= What to do =
Select every line below containing the word "some".

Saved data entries
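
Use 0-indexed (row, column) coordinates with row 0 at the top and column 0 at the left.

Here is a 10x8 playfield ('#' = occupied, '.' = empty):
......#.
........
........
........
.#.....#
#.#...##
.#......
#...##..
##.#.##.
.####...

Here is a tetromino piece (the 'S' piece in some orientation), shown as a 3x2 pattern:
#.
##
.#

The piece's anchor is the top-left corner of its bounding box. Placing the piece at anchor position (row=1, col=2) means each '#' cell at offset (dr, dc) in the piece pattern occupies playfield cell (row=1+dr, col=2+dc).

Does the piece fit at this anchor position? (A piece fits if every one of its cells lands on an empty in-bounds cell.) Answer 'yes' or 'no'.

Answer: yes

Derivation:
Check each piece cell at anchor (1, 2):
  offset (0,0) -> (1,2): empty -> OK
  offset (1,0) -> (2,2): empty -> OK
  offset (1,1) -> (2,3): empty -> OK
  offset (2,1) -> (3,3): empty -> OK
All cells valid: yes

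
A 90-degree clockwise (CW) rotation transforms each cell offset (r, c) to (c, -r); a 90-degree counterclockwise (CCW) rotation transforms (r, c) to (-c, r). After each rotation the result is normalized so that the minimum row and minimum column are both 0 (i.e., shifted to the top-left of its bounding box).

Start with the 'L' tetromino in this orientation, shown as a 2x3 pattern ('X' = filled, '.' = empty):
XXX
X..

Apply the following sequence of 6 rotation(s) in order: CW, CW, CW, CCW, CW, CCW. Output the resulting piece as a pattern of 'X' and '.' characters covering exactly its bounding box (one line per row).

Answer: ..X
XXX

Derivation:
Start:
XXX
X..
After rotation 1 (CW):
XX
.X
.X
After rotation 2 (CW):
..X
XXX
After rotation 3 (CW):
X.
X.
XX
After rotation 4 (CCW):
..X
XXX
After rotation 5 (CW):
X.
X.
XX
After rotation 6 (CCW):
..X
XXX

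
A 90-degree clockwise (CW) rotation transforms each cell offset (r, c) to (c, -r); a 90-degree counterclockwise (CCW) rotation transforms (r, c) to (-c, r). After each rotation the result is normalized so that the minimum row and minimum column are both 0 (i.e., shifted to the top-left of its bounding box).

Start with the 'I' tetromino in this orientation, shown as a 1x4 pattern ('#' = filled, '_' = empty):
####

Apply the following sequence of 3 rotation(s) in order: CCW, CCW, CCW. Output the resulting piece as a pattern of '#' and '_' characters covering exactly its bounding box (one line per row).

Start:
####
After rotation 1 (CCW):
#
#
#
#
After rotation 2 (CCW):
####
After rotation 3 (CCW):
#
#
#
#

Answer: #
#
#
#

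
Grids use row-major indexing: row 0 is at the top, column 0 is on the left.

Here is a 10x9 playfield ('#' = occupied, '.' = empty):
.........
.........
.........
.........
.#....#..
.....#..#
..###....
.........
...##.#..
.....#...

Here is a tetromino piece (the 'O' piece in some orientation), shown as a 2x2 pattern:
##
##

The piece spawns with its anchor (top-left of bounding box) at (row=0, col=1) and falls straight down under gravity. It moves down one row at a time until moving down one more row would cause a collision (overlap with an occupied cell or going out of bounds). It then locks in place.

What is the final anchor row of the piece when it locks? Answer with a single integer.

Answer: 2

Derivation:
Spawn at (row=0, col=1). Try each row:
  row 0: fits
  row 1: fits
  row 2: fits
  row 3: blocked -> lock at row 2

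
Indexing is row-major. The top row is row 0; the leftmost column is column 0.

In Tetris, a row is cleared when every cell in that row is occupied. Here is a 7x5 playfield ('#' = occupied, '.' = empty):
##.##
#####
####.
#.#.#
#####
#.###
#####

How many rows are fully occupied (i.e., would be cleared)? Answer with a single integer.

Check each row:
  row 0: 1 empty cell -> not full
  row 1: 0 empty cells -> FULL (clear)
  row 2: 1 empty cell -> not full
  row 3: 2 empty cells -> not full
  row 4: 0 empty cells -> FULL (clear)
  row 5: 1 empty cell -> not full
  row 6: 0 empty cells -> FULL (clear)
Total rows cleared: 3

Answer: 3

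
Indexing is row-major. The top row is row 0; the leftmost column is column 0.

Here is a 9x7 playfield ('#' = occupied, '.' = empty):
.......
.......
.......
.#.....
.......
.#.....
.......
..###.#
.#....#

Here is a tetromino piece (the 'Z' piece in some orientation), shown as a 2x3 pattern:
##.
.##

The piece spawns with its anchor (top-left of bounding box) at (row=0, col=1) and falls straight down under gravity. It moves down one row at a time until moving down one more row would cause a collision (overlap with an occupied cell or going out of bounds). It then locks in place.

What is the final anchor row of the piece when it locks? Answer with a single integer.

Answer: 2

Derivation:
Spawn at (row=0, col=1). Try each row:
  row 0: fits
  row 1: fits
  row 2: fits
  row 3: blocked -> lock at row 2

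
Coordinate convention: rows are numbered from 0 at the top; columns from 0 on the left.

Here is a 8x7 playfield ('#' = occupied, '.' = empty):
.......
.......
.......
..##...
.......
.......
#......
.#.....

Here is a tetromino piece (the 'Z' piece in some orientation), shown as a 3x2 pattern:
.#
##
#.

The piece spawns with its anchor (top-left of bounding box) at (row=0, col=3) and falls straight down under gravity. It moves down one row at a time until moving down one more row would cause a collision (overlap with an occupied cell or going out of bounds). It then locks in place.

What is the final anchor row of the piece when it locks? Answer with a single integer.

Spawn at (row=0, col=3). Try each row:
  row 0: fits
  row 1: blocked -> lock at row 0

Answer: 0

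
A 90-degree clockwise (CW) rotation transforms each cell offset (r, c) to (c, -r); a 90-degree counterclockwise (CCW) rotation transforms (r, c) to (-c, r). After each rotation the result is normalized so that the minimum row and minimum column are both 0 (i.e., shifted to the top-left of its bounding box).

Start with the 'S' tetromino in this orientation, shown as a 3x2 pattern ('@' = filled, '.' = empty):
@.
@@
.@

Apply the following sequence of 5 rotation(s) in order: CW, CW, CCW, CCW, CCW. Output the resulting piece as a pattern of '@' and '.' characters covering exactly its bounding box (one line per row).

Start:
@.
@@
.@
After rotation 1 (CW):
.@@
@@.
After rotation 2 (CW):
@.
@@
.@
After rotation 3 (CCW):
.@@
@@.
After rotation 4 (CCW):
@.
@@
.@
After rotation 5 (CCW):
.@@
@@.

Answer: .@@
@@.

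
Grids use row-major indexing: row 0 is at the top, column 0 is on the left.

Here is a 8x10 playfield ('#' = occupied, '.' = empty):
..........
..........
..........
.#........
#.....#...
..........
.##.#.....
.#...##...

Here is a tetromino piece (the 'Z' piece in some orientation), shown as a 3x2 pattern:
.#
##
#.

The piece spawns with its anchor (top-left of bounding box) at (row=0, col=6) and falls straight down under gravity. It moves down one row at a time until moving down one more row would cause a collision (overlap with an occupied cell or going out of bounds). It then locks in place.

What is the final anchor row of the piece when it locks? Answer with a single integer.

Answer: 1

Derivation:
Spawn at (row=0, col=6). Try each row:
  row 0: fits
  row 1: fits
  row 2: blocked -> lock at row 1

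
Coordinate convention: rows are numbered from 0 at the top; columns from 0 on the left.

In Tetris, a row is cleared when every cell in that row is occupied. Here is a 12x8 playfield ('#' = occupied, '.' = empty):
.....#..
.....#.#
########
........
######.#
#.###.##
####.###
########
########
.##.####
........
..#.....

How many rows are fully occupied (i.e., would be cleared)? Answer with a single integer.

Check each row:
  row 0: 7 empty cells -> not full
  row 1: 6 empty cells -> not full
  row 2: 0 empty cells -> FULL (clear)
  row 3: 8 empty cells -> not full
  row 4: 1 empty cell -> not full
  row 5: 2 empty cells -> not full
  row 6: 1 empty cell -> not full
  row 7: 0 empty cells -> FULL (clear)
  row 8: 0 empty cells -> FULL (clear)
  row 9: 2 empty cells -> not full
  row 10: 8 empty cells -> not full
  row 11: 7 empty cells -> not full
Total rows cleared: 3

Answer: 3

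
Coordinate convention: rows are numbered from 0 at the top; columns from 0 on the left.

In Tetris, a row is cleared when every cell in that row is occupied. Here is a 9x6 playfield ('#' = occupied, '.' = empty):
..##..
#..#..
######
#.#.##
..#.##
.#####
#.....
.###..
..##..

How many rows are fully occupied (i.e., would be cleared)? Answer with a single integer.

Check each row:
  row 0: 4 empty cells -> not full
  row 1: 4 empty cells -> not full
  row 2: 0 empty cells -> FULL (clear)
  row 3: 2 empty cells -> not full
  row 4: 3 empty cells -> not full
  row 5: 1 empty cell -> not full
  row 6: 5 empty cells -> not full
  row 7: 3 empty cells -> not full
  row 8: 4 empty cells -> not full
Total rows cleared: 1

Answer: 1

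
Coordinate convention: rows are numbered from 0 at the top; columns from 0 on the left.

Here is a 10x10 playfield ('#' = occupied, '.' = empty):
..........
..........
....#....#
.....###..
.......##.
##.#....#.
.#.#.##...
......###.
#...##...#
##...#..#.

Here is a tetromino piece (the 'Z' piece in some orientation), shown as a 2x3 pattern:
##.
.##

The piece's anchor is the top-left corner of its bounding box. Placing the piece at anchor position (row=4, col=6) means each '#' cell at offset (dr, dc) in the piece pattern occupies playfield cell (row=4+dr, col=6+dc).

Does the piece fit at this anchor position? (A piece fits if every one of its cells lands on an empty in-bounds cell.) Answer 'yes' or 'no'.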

...

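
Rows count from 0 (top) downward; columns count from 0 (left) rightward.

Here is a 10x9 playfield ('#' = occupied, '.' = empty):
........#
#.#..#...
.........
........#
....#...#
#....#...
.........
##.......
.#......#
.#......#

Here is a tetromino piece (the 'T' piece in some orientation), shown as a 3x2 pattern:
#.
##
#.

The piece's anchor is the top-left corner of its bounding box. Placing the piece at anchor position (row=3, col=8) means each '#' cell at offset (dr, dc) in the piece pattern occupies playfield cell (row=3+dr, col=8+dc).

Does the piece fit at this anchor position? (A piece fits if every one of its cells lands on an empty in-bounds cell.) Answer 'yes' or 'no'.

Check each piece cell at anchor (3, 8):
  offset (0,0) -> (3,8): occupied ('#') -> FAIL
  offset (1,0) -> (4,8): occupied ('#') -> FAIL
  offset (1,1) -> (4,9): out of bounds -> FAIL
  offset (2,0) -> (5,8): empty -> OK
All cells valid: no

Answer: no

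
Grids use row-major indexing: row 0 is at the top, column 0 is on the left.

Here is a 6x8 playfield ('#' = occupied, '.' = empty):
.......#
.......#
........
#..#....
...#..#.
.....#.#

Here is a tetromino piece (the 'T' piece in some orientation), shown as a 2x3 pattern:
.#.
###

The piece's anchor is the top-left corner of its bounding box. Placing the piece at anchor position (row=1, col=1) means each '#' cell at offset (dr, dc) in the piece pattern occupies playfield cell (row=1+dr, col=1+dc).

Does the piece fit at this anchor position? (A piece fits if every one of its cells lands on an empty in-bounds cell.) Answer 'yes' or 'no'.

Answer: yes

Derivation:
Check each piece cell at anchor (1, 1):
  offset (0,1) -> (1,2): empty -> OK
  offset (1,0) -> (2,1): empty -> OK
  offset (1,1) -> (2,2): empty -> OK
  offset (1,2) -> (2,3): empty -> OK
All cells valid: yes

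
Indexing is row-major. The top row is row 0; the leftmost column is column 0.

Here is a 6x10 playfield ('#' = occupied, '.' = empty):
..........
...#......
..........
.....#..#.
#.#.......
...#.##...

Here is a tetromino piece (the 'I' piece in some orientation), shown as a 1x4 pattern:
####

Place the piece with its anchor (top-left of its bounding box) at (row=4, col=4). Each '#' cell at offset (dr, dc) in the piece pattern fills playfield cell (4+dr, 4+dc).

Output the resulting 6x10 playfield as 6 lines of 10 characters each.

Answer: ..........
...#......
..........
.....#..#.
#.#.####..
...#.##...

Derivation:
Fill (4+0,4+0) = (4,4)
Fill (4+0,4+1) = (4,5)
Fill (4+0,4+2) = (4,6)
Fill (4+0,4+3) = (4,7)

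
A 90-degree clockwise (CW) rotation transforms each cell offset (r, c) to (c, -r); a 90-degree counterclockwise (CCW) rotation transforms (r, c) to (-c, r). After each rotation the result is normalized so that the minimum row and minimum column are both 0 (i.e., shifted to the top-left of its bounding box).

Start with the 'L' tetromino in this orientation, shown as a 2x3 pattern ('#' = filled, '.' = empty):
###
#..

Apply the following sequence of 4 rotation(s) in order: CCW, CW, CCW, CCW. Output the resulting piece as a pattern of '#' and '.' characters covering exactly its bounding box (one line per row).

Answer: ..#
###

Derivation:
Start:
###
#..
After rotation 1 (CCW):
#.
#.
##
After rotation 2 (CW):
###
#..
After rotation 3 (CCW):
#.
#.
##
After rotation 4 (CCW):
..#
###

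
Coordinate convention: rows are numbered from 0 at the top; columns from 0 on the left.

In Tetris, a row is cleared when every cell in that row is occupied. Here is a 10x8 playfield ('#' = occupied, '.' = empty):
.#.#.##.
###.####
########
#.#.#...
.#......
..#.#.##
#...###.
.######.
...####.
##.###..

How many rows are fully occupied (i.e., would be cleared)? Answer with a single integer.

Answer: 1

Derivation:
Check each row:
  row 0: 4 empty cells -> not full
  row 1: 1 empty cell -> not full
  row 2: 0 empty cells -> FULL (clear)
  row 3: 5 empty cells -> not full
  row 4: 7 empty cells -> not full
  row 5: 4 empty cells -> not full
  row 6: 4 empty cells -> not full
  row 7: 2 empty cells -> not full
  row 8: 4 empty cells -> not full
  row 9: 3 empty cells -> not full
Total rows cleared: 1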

= Response to this task =
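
Here is a tetromino piece (the 'S' piece in some orientation), shown as a 3x2 pattern:
Here is a tetromino piece (the 'O' piece in some orientation), shown as a 2x2 pattern:
Here is a tetromino piece (the 'Z' piece in some orientation), shown as a 2x3 pattern:
Here is a tetromino piece (the 'Z' piece in some orientation), shown as a 3x2 pattern:
Here is a tetromino piece (the 'Z' piece in some orientation), shown as a 3x2 pattern:
Here is a tetromino piece (the 'Z' piece in some orientation), shown as a 2x3 pattern:
Here is a tetromino piece (the 'T' piece in some orientation), shown as a 3x2 pattern:
Here is a tetromino piece (the 'T' piece in some orientation), shown as a 2x3 pattern:
Here is a tetromino piece (the 'I' piece in some orientation), shown as a 1x4 pattern: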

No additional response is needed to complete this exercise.